[Given data — start]
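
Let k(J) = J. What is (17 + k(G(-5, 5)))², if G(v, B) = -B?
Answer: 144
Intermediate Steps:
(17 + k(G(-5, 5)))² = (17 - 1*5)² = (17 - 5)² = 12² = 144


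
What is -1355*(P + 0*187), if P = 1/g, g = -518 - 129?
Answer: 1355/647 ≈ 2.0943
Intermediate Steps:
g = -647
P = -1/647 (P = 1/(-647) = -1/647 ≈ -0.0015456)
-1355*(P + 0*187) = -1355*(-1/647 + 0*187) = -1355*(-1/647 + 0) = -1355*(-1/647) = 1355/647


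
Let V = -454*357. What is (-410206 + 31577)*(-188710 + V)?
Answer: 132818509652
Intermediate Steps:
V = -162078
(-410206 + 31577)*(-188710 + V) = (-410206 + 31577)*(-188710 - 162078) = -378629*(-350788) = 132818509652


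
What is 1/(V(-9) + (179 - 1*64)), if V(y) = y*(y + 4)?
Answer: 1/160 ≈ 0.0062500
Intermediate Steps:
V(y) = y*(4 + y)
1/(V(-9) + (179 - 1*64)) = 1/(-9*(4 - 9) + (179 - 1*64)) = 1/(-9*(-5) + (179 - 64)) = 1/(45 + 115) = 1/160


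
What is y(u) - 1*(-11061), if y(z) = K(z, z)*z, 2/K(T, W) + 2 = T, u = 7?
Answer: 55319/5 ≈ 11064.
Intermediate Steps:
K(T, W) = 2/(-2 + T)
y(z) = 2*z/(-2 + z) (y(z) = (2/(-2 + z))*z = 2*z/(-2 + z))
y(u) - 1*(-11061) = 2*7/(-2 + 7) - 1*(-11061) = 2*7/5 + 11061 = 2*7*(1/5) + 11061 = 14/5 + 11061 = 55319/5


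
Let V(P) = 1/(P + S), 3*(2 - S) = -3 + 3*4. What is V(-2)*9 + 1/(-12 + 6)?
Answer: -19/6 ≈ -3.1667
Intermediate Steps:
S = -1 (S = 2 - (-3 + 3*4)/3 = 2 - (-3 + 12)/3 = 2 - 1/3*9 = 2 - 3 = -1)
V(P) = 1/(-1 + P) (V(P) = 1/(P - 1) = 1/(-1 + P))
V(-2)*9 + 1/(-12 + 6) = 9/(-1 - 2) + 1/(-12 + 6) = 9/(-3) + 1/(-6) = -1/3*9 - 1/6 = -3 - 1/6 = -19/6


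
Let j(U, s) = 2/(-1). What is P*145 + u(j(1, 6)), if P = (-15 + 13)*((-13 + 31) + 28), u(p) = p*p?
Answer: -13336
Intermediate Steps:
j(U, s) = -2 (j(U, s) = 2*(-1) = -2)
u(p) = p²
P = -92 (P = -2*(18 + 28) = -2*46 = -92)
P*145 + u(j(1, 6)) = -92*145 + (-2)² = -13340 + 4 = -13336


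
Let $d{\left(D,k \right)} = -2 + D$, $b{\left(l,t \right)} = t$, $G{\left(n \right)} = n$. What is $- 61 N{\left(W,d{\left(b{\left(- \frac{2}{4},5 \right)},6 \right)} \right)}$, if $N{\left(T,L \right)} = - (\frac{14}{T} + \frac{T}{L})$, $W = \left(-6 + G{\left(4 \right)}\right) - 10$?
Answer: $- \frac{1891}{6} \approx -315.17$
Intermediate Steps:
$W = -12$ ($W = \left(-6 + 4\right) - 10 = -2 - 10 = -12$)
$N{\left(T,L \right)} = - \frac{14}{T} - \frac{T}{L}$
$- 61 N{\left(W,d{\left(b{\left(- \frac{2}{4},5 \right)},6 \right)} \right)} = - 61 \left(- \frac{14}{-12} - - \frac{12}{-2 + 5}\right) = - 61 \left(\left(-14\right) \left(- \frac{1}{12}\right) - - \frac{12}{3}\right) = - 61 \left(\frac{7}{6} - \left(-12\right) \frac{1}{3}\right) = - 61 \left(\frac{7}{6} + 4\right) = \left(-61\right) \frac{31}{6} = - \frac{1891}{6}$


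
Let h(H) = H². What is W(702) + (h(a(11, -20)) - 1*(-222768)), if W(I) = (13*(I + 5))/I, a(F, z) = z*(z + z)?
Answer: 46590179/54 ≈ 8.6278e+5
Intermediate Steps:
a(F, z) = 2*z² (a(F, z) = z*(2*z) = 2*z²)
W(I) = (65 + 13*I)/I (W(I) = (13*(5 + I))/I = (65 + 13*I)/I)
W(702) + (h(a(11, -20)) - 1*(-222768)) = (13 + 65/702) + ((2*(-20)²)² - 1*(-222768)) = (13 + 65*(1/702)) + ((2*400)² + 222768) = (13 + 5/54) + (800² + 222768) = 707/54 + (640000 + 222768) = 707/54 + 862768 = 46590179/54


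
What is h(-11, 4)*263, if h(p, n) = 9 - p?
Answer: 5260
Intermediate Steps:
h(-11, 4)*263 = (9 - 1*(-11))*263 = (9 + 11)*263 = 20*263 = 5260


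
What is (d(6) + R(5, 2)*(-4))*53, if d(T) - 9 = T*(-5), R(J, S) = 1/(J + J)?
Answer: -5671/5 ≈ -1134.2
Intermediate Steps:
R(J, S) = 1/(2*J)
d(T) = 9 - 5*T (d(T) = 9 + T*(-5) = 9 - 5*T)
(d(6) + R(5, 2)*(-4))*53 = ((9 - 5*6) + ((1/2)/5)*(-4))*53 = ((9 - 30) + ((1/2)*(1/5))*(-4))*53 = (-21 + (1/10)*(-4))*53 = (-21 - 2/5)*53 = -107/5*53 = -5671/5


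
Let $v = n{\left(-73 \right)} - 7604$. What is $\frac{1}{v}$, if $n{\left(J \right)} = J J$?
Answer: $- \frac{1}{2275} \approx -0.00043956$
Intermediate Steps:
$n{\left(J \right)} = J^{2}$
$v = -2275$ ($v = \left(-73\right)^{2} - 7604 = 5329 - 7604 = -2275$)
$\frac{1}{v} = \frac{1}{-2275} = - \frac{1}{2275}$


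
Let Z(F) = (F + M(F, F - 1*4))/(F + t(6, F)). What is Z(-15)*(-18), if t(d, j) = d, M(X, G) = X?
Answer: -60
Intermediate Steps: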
[Given data — finish]
◆ Exercise ◆
Return the whole listing, keeping every word as it is.

◆ Output below ◆
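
Let k(J) = J. What is (17 + k(G(-5, 5)))², if G(v, B) = -B?
Answer: 144
Intermediate Steps:
(17 + k(G(-5, 5)))² = (17 - 1*5)² = (17 - 5)² = 12² = 144


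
What is -1355*(P + 0*187), if P = 1/g, g = -518 - 129?
Answer: 1355/647 ≈ 2.0943
Intermediate Steps:
g = -647
P = -1/647 (P = 1/(-647) = -1/647 ≈ -0.0015456)
-1355*(P + 0*187) = -1355*(-1/647 + 0*187) = -1355*(-1/647 + 0) = -1355*(-1/647) = 1355/647


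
Let V = -454*357. What is (-410206 + 31577)*(-188710 + V)?
Answer: 132818509652
Intermediate Steps:
V = -162078
(-410206 + 31577)*(-188710 + V) = (-410206 + 31577)*(-188710 - 162078) = -378629*(-350788) = 132818509652


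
What is 1/(V(-9) + (179 - 1*64)), if V(y) = y*(y + 4)?
Answer: 1/160 ≈ 0.0062500
Intermediate Steps:
V(y) = y*(4 + y)
1/(V(-9) + (179 - 1*64)) = 1/(-9*(4 - 9) + (179 - 1*64)) = 1/(-9*(-5) + (179 - 64)) = 1/(45 + 115) = 1/160


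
What is y(u) - 1*(-11061), if y(z) = K(z, z)*z, 2/K(T, W) + 2 = T, u = 7?
Answer: 55319/5 ≈ 11064.
Intermediate Steps:
K(T, W) = 2/(-2 + T)
y(z) = 2*z/(-2 + z) (y(z) = (2/(-2 + z))*z = 2*z/(-2 + z))
y(u) - 1*(-11061) = 2*7/(-2 + 7) - 1*(-11061) = 2*7/5 + 11061 = 2*7*(1/5) + 11061 = 14/5 + 11061 = 55319/5


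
Let V(P) = 1/(P + S), 3*(2 - S) = -3 + 3*4. What is V(-2)*9 + 1/(-12 + 6)?
Answer: -19/6 ≈ -3.1667
Intermediate Steps:
S = -1 (S = 2 - (-3 + 3*4)/3 = 2 - (-3 + 12)/3 = 2 - 1/3*9 = 2 - 3 = -1)
V(P) = 1/(-1 + P) (V(P) = 1/(P - 1) = 1/(-1 + P))
V(-2)*9 + 1/(-12 + 6) = 9/(-1 - 2) + 1/(-12 + 6) = 9/(-3) + 1/(-6) = -1/3*9 - 1/6 = -3 - 1/6 = -19/6


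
Let j(U, s) = 2/(-1). What is P*145 + u(j(1, 6)), if P = (-15 + 13)*((-13 + 31) + 28), u(p) = p*p?
Answer: -13336
Intermediate Steps:
j(U, s) = -2 (j(U, s) = 2*(-1) = -2)
u(p) = p²
P = -92 (P = -2*(18 + 28) = -2*46 = -92)
P*145 + u(j(1, 6)) = -92*145 + (-2)² = -13340 + 4 = -13336


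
Let $d{\left(D,k \right)} = -2 + D$, $b{\left(l,t \right)} = t$, $G{\left(n \right)} = n$. What is $- 61 N{\left(W,d{\left(b{\left(- \frac{2}{4},5 \right)},6 \right)} \right)}$, if $N{\left(T,L \right)} = - (\frac{14}{T} + \frac{T}{L})$, $W = \left(-6 + G{\left(4 \right)}\right) - 10$?
Answer: $- \frac{1891}{6} \approx -315.17$
Intermediate Steps:
$W = -12$ ($W = \left(-6 + 4\right) - 10 = -2 - 10 = -12$)
$N{\left(T,L \right)} = - \frac{14}{T} - \frac{T}{L}$
$- 61 N{\left(W,d{\left(b{\left(- \frac{2}{4},5 \right)},6 \right)} \right)} = - 61 \left(- \frac{14}{-12} - - \frac{12}{-2 + 5}\right) = - 61 \left(\left(-14\right) \left(- \frac{1}{12}\right) - - \frac{12}{3}\right) = - 61 \left(\frac{7}{6} - \left(-12\right) \frac{1}{3}\right) = - 61 \left(\frac{7}{6} + 4\right) = \left(-61\right) \frac{31}{6} = - \frac{1891}{6}$


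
Let h(H) = H². What is W(702) + (h(a(11, -20)) - 1*(-222768)), if W(I) = (13*(I + 5))/I, a(F, z) = z*(z + z)?
Answer: 46590179/54 ≈ 8.6278e+5
Intermediate Steps:
a(F, z) = 2*z² (a(F, z) = z*(2*z) = 2*z²)
W(I) = (65 + 13*I)/I (W(I) = (13*(5 + I))/I = (65 + 13*I)/I)
W(702) + (h(a(11, -20)) - 1*(-222768)) = (13 + 65/702) + ((2*(-20)²)² - 1*(-222768)) = (13 + 65*(1/702)) + ((2*400)² + 222768) = (13 + 5/54) + (800² + 222768) = 707/54 + (640000 + 222768) = 707/54 + 862768 = 46590179/54


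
What is h(-11, 4)*263, if h(p, n) = 9 - p?
Answer: 5260
Intermediate Steps:
h(-11, 4)*263 = (9 - 1*(-11))*263 = (9 + 11)*263 = 20*263 = 5260


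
What is (d(6) + R(5, 2)*(-4))*53, if d(T) - 9 = T*(-5), R(J, S) = 1/(J + J)?
Answer: -5671/5 ≈ -1134.2
Intermediate Steps:
R(J, S) = 1/(2*J)
d(T) = 9 - 5*T (d(T) = 9 + T*(-5) = 9 - 5*T)
(d(6) + R(5, 2)*(-4))*53 = ((9 - 5*6) + ((1/2)/5)*(-4))*53 = ((9 - 30) + ((1/2)*(1/5))*(-4))*53 = (-21 + (1/10)*(-4))*53 = (-21 - 2/5)*53 = -107/5*53 = -5671/5


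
Let $v = n{\left(-73 \right)} - 7604$. What is $\frac{1}{v}$, if $n{\left(J \right)} = J J$?
Answer: $- \frac{1}{2275} \approx -0.00043956$
Intermediate Steps:
$n{\left(J \right)} = J^{2}$
$v = -2275$ ($v = \left(-73\right)^{2} - 7604 = 5329 - 7604 = -2275$)
$\frac{1}{v} = \frac{1}{-2275} = - \frac{1}{2275}$


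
Let Z(F) = (F + M(F, F - 1*4))/(F + t(6, F)). What is Z(-15)*(-18), if t(d, j) = d, M(X, G) = X?
Answer: -60
Intermediate Steps: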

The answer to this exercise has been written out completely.